- REQUIREMENT:
All the data below should be printed again without a single difference.

=======

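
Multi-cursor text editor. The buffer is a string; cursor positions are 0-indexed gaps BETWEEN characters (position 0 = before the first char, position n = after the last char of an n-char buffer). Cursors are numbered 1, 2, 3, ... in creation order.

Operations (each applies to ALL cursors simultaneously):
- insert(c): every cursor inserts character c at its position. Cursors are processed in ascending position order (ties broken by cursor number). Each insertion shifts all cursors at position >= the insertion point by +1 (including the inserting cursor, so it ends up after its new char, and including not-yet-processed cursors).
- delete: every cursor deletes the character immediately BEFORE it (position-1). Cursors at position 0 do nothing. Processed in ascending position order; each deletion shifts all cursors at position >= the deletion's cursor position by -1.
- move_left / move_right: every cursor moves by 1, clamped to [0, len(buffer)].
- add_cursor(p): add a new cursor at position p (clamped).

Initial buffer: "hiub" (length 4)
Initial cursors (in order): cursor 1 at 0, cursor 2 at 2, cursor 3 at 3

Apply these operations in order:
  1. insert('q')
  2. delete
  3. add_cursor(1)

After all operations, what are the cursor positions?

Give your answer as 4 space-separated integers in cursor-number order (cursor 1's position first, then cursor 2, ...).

After op 1 (insert('q')): buffer="qhiquqb" (len 7), cursors c1@1 c2@4 c3@6, authorship 1..2.3.
After op 2 (delete): buffer="hiub" (len 4), cursors c1@0 c2@2 c3@3, authorship ....
After op 3 (add_cursor(1)): buffer="hiub" (len 4), cursors c1@0 c4@1 c2@2 c3@3, authorship ....

Answer: 0 2 3 1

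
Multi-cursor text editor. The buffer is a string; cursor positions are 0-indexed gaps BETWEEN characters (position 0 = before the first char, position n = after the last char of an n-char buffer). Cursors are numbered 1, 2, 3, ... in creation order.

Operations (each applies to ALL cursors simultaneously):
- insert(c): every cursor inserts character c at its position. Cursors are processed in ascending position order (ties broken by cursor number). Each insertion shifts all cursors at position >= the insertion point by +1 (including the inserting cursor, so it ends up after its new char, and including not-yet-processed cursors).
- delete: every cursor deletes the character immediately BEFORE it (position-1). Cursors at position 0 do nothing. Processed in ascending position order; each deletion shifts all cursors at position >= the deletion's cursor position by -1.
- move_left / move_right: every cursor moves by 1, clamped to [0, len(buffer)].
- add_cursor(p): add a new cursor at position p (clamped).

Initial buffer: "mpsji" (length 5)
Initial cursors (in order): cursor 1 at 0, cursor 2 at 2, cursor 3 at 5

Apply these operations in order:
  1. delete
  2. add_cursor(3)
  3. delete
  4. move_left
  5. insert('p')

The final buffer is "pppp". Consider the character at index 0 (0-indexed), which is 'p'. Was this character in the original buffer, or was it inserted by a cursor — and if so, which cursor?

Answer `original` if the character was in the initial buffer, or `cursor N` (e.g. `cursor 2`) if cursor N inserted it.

After op 1 (delete): buffer="msj" (len 3), cursors c1@0 c2@1 c3@3, authorship ...
After op 2 (add_cursor(3)): buffer="msj" (len 3), cursors c1@0 c2@1 c3@3 c4@3, authorship ...
After op 3 (delete): buffer="" (len 0), cursors c1@0 c2@0 c3@0 c4@0, authorship 
After op 4 (move_left): buffer="" (len 0), cursors c1@0 c2@0 c3@0 c4@0, authorship 
After op 5 (insert('p')): buffer="pppp" (len 4), cursors c1@4 c2@4 c3@4 c4@4, authorship 1234
Authorship (.=original, N=cursor N): 1 2 3 4
Index 0: author = 1

Answer: cursor 1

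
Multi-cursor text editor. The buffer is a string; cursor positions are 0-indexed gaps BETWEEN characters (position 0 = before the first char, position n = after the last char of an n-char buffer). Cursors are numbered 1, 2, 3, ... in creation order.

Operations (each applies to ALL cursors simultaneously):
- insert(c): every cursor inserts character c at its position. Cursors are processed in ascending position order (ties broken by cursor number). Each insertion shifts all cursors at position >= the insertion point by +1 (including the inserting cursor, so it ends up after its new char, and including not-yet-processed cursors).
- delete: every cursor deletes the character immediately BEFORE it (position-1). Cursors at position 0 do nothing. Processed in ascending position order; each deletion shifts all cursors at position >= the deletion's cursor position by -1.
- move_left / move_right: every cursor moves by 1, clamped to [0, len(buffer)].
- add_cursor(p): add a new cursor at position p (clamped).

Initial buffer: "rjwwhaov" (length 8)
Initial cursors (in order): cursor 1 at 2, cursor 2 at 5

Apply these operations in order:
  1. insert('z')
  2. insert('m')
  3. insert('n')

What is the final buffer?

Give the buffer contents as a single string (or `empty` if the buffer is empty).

After op 1 (insert('z')): buffer="rjzwwhzaov" (len 10), cursors c1@3 c2@7, authorship ..1...2...
After op 2 (insert('m')): buffer="rjzmwwhzmaov" (len 12), cursors c1@4 c2@9, authorship ..11...22...
After op 3 (insert('n')): buffer="rjzmnwwhzmnaov" (len 14), cursors c1@5 c2@11, authorship ..111...222...

Answer: rjzmnwwhzmnaov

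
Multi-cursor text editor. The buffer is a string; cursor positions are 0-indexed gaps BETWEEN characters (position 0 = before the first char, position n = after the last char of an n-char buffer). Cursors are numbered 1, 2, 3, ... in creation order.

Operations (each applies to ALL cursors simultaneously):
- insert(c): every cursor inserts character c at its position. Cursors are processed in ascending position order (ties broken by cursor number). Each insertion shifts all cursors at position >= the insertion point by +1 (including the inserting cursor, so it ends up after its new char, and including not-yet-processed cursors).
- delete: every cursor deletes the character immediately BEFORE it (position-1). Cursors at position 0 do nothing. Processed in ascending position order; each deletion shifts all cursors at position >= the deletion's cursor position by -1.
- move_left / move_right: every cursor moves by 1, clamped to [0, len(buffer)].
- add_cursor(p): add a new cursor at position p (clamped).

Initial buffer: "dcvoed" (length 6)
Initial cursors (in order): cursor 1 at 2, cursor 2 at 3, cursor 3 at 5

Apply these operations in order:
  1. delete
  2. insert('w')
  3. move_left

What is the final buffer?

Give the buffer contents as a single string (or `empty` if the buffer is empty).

After op 1 (delete): buffer="dod" (len 3), cursors c1@1 c2@1 c3@2, authorship ...
After op 2 (insert('w')): buffer="dwwowd" (len 6), cursors c1@3 c2@3 c3@5, authorship .12.3.
After op 3 (move_left): buffer="dwwowd" (len 6), cursors c1@2 c2@2 c3@4, authorship .12.3.

Answer: dwwowd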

=======

- ANSWER TO THE PROBLEM:
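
Multi-cursor text editor. The buffer is a string; cursor positions are 0-indexed gaps BETWEEN characters (position 0 = before the first char, position n = after the last char of an n-char buffer). Cursors are numbered 1, 2, 3, ... in creation order.

Operations (each applies to ALL cursors simultaneously):
- insert(c): every cursor inserts character c at its position. Cursors are processed in ascending position order (ties broken by cursor number). Each insertion shifts all cursors at position >= the insertion point by +1 (including the inserting cursor, so it ends up after its new char, and including not-yet-processed cursors).
- delete: every cursor deletes the character immediately BEFORE it (position-1). Cursors at position 0 do nothing. Processed in ascending position order; each deletion shifts all cursors at position >= the deletion's cursor position by -1.
- move_left / move_right: every cursor moves by 1, clamped to [0, len(buffer)].
- add_cursor(p): add a new cursor at position p (clamped).

Initial buffer: "hiub" (length 4)
Initial cursors (in order): cursor 1 at 0, cursor 2 at 2, cursor 3 at 3

Apply these operations in order:
  1. insert('q')
  2. delete
  3. add_cursor(1)

After all operations, what are the cursor positions?

Give your answer as 4 space-separated integers in cursor-number order (cursor 1's position first, then cursor 2, ...).

After op 1 (insert('q')): buffer="qhiquqb" (len 7), cursors c1@1 c2@4 c3@6, authorship 1..2.3.
After op 2 (delete): buffer="hiub" (len 4), cursors c1@0 c2@2 c3@3, authorship ....
After op 3 (add_cursor(1)): buffer="hiub" (len 4), cursors c1@0 c4@1 c2@2 c3@3, authorship ....

Answer: 0 2 3 1

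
Multi-cursor text editor. The buffer is a string; cursor positions are 0-indexed gaps BETWEEN characters (position 0 = before the first char, position n = after the last char of an n-char buffer). Cursors are numbered 1, 2, 3, ... in creation order.

Operations (each applies to ALL cursors simultaneously):
- insert(c): every cursor inserts character c at its position. Cursors are processed in ascending position order (ties broken by cursor number). Each insertion shifts all cursors at position >= the insertion point by +1 (including the inserting cursor, so it ends up after its new char, and including not-yet-processed cursors).
- delete: every cursor deletes the character immediately BEFORE it (position-1). Cursors at position 0 do nothing. Processed in ascending position order; each deletion shifts all cursors at position >= the deletion's cursor position by -1.
- move_left / move_right: every cursor moves by 1, clamped to [0, len(buffer)].
- add_cursor(p): add a new cursor at position p (clamped).

Initial buffer: "mpsji" (length 5)
Initial cursors (in order): cursor 1 at 0, cursor 2 at 2, cursor 3 at 5

Apply these operations in order:
  1. delete
  2. add_cursor(3)
  3. delete
  4. move_left
  5. insert('p')

The final buffer is "pppp". Consider the character at index 0 (0-indexed), which is 'p'. Was this character in the original buffer, or was it inserted by a cursor — and if so, which cursor?

Answer `original` if the character was in the initial buffer, or `cursor N` (e.g. `cursor 2`) if cursor N inserted it.

After op 1 (delete): buffer="msj" (len 3), cursors c1@0 c2@1 c3@3, authorship ...
After op 2 (add_cursor(3)): buffer="msj" (len 3), cursors c1@0 c2@1 c3@3 c4@3, authorship ...
After op 3 (delete): buffer="" (len 0), cursors c1@0 c2@0 c3@0 c4@0, authorship 
After op 4 (move_left): buffer="" (len 0), cursors c1@0 c2@0 c3@0 c4@0, authorship 
After op 5 (insert('p')): buffer="pppp" (len 4), cursors c1@4 c2@4 c3@4 c4@4, authorship 1234
Authorship (.=original, N=cursor N): 1 2 3 4
Index 0: author = 1

Answer: cursor 1

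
Multi-cursor text editor. The buffer is a string; cursor positions are 0-indexed gaps BETWEEN characters (position 0 = before the first char, position n = after the last char of an n-char buffer). Cursors are numbered 1, 2, 3, ... in creation order.

Operations (each applies to ALL cursors simultaneously):
- insert(c): every cursor inserts character c at its position. Cursors are processed in ascending position order (ties broken by cursor number). Each insertion shifts all cursors at position >= the insertion point by +1 (including the inserting cursor, so it ends up after its new char, and including not-yet-processed cursors).
- delete: every cursor deletes the character immediately BEFORE it (position-1). Cursors at position 0 do nothing. Processed in ascending position order; each deletion shifts all cursors at position >= the deletion's cursor position by -1.
- move_left / move_right: every cursor moves by 1, clamped to [0, len(buffer)].
- add_cursor(p): add a new cursor at position p (clamped).

Initial buffer: "rjwwhaov" (length 8)
Initial cursors (in order): cursor 1 at 2, cursor 2 at 5

Apply these operations in order:
  1. insert('z')
  2. insert('m')
  3. insert('n')

What is the final buffer?

Give the buffer contents as a single string (or `empty` if the buffer is empty).

After op 1 (insert('z')): buffer="rjzwwhzaov" (len 10), cursors c1@3 c2@7, authorship ..1...2...
After op 2 (insert('m')): buffer="rjzmwwhzmaov" (len 12), cursors c1@4 c2@9, authorship ..11...22...
After op 3 (insert('n')): buffer="rjzmnwwhzmnaov" (len 14), cursors c1@5 c2@11, authorship ..111...222...

Answer: rjzmnwwhzmnaov

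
Multi-cursor text editor. The buffer is a string; cursor positions are 0-indexed gaps BETWEEN characters (position 0 = before the first char, position n = after the last char of an n-char buffer). Cursors are numbered 1, 2, 3, ... in creation order.

Operations (each applies to ALL cursors simultaneously):
- insert(c): every cursor inserts character c at its position. Cursors are processed in ascending position order (ties broken by cursor number). Each insertion shifts all cursors at position >= the insertion point by +1 (including the inserting cursor, so it ends up after its new char, and including not-yet-processed cursors).
- delete: every cursor deletes the character immediately BEFORE it (position-1). Cursors at position 0 do nothing. Processed in ascending position order; each deletion shifts all cursors at position >= the deletion's cursor position by -1.
- move_left / move_right: every cursor moves by 1, clamped to [0, len(buffer)].
- add_cursor(p): add a new cursor at position p (clamped).

Initial buffer: "dcvoed" (length 6)
Initial cursors (in order): cursor 1 at 2, cursor 2 at 3, cursor 3 at 5

Apply these operations in order:
  1. delete
  2. insert('w')
  3. move_left

What is the final buffer?

Give the buffer contents as a single string (or `empty` if the buffer is empty).

After op 1 (delete): buffer="dod" (len 3), cursors c1@1 c2@1 c3@2, authorship ...
After op 2 (insert('w')): buffer="dwwowd" (len 6), cursors c1@3 c2@3 c3@5, authorship .12.3.
After op 3 (move_left): buffer="dwwowd" (len 6), cursors c1@2 c2@2 c3@4, authorship .12.3.

Answer: dwwowd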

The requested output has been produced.